Exercise prompt |
The expected answer is every line of the material that contains the word "vertices".

────────────────

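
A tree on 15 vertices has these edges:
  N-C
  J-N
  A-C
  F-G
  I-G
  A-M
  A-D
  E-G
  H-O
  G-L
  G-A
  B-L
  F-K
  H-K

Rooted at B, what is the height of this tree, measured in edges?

J sits deepest: B → L → G → A → C → N → J — 6 edges from the root.

6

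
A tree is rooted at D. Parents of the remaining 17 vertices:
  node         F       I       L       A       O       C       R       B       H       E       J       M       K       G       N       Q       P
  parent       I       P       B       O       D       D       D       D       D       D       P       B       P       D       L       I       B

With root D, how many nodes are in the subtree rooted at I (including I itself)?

Descendants of I (including itself): I, Q, F. That's 3.

3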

────────────────

Answer box |
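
A tree on 15 vertices has these edges:
A tree is rooted at D. Parents of the remaining 17 vertices: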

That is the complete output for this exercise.